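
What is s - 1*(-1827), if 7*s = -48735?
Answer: -35946/7 ≈ -5135.1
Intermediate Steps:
s = -48735/7 (s = (⅐)*(-48735) = -48735/7 ≈ -6962.1)
s - 1*(-1827) = -48735/7 - 1*(-1827) = -48735/7 + 1827 = -35946/7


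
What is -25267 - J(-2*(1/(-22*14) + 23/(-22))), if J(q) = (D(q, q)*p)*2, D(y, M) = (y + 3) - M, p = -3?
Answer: -25249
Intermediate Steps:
D(y, M) = 3 + y - M (D(y, M) = (3 + y) - M = 3 + y - M)
J(q) = -18 (J(q) = ((3 + q - q)*(-3))*2 = (3*(-3))*2 = -9*2 = -18)
-25267 - J(-2*(1/(-22*14) + 23/(-22))) = -25267 - 1*(-18) = -25267 + 18 = -25249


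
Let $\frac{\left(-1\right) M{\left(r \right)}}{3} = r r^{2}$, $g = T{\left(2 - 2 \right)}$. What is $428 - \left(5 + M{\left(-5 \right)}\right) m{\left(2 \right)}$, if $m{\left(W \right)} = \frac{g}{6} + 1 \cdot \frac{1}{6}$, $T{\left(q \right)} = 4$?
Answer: $\frac{334}{3} \approx 111.33$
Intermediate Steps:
$g = 4$
$M{\left(r \right)} = - 3 r^{3}$ ($M{\left(r \right)} = - 3 r r^{2} = - 3 r^{3}$)
$m{\left(W \right)} = \frac{5}{6}$ ($m{\left(W \right)} = \frac{4}{6} + 1 \cdot \frac{1}{6} = 4 \cdot \frac{1}{6} + 1 \cdot \frac{1}{6} = \frac{2}{3} + \frac{1}{6} = \frac{5}{6}$)
$428 - \left(5 + M{\left(-5 \right)}\right) m{\left(2 \right)} = 428 - \left(5 - 3 \left(-5\right)^{3}\right) \frac{5}{6} = 428 - \left(5 - -375\right) \frac{5}{6} = 428 - \left(5 + 375\right) \frac{5}{6} = 428 - 380 \cdot \frac{5}{6} = 428 - \frac{950}{3} = \frac{334}{3}$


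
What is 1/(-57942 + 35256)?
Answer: -1/22686 ≈ -4.4080e-5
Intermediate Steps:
1/(-57942 + 35256) = 1/(-22686) = -1/22686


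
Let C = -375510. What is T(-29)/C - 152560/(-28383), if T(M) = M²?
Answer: 19087978499/3552700110 ≈ 5.3728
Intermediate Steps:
T(-29)/C - 152560/(-28383) = (-29)²/(-375510) - 152560/(-28383) = 841*(-1/375510) - 152560*(-1/28383) = -841/375510 + 152560/28383 = 19087978499/3552700110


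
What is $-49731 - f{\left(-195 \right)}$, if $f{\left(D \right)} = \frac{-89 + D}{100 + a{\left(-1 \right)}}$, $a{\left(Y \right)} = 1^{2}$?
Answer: $- \frac{5022547}{101} \approx -49728.0$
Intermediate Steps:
$a{\left(Y \right)} = 1$
$f{\left(D \right)} = - \frac{89}{101} + \frac{D}{101}$ ($f{\left(D \right)} = \frac{-89 + D}{100 + 1} = \frac{-89 + D}{101} = \left(-89 + D\right) \frac{1}{101} = - \frac{89}{101} + \frac{D}{101}$)
$-49731 - f{\left(-195 \right)} = -49731 - \left(- \frac{89}{101} + \frac{1}{101} \left(-195\right)\right) = -49731 - \left(- \frac{89}{101} - \frac{195}{101}\right) = -49731 - - \frac{284}{101} = -49731 + \frac{284}{101} = - \frac{5022547}{101}$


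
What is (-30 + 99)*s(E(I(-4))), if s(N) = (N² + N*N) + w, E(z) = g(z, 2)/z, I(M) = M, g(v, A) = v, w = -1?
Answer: 69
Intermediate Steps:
E(z) = 1 (E(z) = z/z = 1)
s(N) = -1 + 2*N² (s(N) = (N² + N*N) - 1 = (N² + N²) - 1 = 2*N² - 1 = -1 + 2*N²)
(-30 + 99)*s(E(I(-4))) = (-30 + 99)*(-1 + 2*1²) = 69*(-1 + 2*1) = 69*(-1 + 2) = 69*1 = 69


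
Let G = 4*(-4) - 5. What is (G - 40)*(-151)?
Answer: 9211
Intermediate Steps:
G = -21 (G = -16 - 5 = -21)
(G - 40)*(-151) = (-21 - 40)*(-151) = -61*(-151) = 9211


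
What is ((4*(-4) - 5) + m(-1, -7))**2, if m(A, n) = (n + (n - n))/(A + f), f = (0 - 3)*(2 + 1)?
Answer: 41209/100 ≈ 412.09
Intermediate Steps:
f = -9 (f = -3*3 = -9)
m(A, n) = n/(-9 + A) (m(A, n) = (n + (n - n))/(A - 9) = (n + 0)/(-9 + A) = n/(-9 + A))
((4*(-4) - 5) + m(-1, -7))**2 = ((4*(-4) - 5) - 7/(-9 - 1))**2 = ((-16 - 5) - 7/(-10))**2 = (-21 - 7*(-1/10))**2 = (-21 + 7/10)**2 = (-203/10)**2 = 41209/100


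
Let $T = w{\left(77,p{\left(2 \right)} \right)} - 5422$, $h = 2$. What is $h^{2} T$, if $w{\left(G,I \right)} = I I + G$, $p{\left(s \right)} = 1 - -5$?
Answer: $-21236$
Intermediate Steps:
$p{\left(s \right)} = 6$ ($p{\left(s \right)} = 1 + 5 = 6$)
$w{\left(G,I \right)} = G + I^{2}$ ($w{\left(G,I \right)} = I^{2} + G = G + I^{2}$)
$T = -5309$ ($T = \left(77 + 6^{2}\right) - 5422 = \left(77 + 36\right) - 5422 = 113 - 5422 = -5309$)
$h^{2} T = 2^{2} \left(-5309\right) = 4 \left(-5309\right) = -21236$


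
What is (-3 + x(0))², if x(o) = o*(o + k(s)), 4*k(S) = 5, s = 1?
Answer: 9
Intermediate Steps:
k(S) = 5/4 (k(S) = (¼)*5 = 5/4)
x(o) = o*(5/4 + o) (x(o) = o*(o + 5/4) = o*(5/4 + o))
(-3 + x(0))² = (-3 + (¼)*0*(5 + 4*0))² = (-3 + (¼)*0*(5 + 0))² = (-3 + (¼)*0*5)² = (-3 + 0)² = (-3)² = 9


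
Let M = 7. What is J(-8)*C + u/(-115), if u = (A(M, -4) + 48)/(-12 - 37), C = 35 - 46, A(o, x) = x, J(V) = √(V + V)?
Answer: 44/5635 - 44*I ≈ 0.0078083 - 44.0*I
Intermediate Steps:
J(V) = √2*√V (J(V) = √(2*V) = √2*√V)
C = -11
u = -44/49 (u = (-4 + 48)/(-12 - 37) = 44/(-49) = 44*(-1/49) = -44/49 ≈ -0.89796)
J(-8)*C + u/(-115) = (√2*√(-8))*(-11) - 44/49/(-115) = (√2*(2*I*√2))*(-11) - 44/49*(-1/115) = (4*I)*(-11) + 44/5635 = -44*I + 44/5635 = 44/5635 - 44*I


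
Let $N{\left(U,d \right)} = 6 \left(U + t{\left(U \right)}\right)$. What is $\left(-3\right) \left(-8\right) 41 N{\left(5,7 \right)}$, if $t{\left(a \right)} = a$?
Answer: $59040$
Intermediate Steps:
$N{\left(U,d \right)} = 12 U$ ($N{\left(U,d \right)} = 6 \left(U + U\right) = 6 \cdot 2 U = 12 U$)
$\left(-3\right) \left(-8\right) 41 N{\left(5,7 \right)} = \left(-3\right) \left(-8\right) 41 \cdot 12 \cdot 5 = 24 \cdot 41 \cdot 60 = 984 \cdot 60 = 59040$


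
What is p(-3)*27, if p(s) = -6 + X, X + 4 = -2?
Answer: -324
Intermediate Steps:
X = -6 (X = -4 - 2 = -6)
p(s) = -12 (p(s) = -6 - 6 = -12)
p(-3)*27 = -12*27 = -324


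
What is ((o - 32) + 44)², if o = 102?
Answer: 12996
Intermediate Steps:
((o - 32) + 44)² = ((102 - 32) + 44)² = (70 + 44)² = 114² = 12996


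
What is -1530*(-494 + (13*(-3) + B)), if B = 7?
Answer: 804780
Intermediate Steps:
-1530*(-494 + (13*(-3) + B)) = -1530*(-494 + (13*(-3) + 7)) = -1530*(-494 + (-39 + 7)) = -1530*(-494 - 32) = -1530*(-526) = 804780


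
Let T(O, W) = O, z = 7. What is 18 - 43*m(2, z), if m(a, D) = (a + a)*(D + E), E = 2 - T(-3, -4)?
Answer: -2046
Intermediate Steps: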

══════════

#### Task
In the listing above, locate the line containing "Let C = -375510." and the line containing "Answer: 19087978499/3552700110 ≈ 5.3728", then transcribe both and every line between them verbatim.

#### Task result
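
Let C = -375510. What is T(-29)/C - 152560/(-28383), if T(M) = M²?
Answer: 19087978499/3552700110 ≈ 5.3728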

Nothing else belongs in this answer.